* [Record extracts]:
BEGIN
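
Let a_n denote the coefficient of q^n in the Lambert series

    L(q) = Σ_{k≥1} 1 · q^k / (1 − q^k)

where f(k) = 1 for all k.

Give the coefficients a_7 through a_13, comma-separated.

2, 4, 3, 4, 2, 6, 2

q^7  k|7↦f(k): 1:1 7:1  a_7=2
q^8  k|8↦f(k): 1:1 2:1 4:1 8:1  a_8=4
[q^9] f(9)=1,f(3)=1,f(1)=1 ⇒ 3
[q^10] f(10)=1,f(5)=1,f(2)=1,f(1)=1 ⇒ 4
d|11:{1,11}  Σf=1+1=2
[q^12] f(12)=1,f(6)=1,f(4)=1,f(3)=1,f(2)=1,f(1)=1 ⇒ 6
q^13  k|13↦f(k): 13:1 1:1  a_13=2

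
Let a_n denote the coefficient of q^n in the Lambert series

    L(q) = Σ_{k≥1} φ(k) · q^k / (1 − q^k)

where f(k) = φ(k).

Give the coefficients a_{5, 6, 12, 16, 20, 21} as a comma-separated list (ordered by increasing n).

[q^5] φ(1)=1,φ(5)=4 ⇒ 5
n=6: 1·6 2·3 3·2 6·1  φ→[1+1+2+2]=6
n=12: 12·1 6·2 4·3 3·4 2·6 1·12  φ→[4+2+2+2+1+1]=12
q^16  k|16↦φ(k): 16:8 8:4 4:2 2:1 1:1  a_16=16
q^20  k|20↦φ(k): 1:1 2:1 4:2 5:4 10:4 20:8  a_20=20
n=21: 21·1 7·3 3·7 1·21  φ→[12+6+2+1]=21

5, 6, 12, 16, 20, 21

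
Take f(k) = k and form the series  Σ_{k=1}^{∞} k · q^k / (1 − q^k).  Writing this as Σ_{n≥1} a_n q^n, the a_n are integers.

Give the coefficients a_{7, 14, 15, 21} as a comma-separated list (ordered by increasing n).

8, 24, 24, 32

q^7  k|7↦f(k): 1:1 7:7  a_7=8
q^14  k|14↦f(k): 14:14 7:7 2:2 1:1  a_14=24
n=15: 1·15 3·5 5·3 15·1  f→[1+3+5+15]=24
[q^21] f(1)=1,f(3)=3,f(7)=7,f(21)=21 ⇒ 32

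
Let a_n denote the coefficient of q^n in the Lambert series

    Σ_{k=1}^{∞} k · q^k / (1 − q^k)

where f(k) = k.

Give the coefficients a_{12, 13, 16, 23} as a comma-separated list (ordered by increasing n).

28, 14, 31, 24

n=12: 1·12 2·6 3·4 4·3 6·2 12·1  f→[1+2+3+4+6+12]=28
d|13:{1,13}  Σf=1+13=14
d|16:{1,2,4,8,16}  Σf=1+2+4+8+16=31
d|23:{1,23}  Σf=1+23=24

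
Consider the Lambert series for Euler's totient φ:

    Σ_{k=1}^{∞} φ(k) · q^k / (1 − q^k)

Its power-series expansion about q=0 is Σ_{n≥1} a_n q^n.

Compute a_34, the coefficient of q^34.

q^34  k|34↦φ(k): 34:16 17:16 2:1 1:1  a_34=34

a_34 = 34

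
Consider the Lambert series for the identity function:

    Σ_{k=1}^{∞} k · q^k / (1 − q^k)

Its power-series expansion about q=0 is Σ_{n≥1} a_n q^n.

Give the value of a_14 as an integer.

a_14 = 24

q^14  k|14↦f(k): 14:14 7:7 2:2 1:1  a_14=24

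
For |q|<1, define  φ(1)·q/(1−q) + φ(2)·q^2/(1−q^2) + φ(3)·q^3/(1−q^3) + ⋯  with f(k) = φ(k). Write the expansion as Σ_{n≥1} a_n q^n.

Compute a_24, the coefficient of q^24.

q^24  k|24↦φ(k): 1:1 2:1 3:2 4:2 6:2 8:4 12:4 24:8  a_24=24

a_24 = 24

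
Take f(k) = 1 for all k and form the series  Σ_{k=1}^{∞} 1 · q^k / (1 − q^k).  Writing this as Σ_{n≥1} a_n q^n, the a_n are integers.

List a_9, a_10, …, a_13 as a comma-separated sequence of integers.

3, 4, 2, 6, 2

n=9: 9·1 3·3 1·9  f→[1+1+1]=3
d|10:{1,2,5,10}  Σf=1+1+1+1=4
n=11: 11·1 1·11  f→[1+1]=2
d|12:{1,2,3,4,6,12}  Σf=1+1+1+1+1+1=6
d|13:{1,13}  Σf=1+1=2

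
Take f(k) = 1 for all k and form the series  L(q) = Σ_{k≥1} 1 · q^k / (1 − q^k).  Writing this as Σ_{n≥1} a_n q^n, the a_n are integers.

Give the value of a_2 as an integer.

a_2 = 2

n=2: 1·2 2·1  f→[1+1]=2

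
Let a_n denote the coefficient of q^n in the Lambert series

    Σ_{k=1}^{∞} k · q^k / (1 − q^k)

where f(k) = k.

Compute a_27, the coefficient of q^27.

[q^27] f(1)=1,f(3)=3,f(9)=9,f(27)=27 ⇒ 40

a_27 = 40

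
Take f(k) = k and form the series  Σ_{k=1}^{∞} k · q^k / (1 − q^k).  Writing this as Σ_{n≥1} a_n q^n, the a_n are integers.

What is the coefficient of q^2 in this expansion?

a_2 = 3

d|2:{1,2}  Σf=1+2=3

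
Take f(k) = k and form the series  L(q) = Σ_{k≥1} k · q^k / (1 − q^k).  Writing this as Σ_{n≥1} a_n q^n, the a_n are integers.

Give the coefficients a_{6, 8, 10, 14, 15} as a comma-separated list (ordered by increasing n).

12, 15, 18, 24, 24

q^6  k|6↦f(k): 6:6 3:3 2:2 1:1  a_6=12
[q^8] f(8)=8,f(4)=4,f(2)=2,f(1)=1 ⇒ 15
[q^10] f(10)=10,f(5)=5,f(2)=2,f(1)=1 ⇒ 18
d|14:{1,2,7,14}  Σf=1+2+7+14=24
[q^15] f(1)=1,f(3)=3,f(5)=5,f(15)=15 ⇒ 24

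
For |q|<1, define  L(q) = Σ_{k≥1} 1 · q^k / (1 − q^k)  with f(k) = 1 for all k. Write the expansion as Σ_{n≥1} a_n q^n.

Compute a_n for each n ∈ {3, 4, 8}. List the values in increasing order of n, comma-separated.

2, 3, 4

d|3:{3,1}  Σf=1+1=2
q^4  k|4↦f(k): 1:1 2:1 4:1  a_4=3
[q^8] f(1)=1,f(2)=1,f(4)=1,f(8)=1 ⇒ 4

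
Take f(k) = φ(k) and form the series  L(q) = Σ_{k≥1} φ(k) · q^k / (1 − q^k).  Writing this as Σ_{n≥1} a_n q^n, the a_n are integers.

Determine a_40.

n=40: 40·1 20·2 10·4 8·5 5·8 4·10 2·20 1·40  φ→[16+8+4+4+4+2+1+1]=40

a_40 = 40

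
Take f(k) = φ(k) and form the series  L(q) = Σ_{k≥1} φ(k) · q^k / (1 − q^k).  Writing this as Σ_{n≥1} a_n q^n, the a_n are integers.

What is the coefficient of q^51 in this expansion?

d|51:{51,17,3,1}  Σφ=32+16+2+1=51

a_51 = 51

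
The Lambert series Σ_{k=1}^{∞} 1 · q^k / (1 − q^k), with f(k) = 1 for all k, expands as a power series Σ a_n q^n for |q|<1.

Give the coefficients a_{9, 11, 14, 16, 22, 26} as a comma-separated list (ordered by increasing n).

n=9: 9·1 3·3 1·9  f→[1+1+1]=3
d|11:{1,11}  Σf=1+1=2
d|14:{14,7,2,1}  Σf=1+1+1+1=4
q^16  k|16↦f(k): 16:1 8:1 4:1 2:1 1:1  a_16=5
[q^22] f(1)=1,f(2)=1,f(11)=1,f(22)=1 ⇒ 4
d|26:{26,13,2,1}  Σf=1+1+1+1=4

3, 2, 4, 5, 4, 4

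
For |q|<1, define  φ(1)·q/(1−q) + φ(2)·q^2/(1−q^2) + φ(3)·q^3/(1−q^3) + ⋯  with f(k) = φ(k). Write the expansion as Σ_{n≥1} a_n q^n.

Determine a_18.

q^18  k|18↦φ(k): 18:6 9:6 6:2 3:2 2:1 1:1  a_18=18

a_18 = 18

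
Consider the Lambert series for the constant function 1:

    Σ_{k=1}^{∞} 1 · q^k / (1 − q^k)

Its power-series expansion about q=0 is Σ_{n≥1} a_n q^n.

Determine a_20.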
END
* [What is being asked]:
Please return every line from the material above where the string "Consider" occurs.

* [The completed task]:
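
Consider the Lambert series for Euler's totient φ:
Consider the Lambert series for the identity function:
Consider the Lambert series for the constant function 1: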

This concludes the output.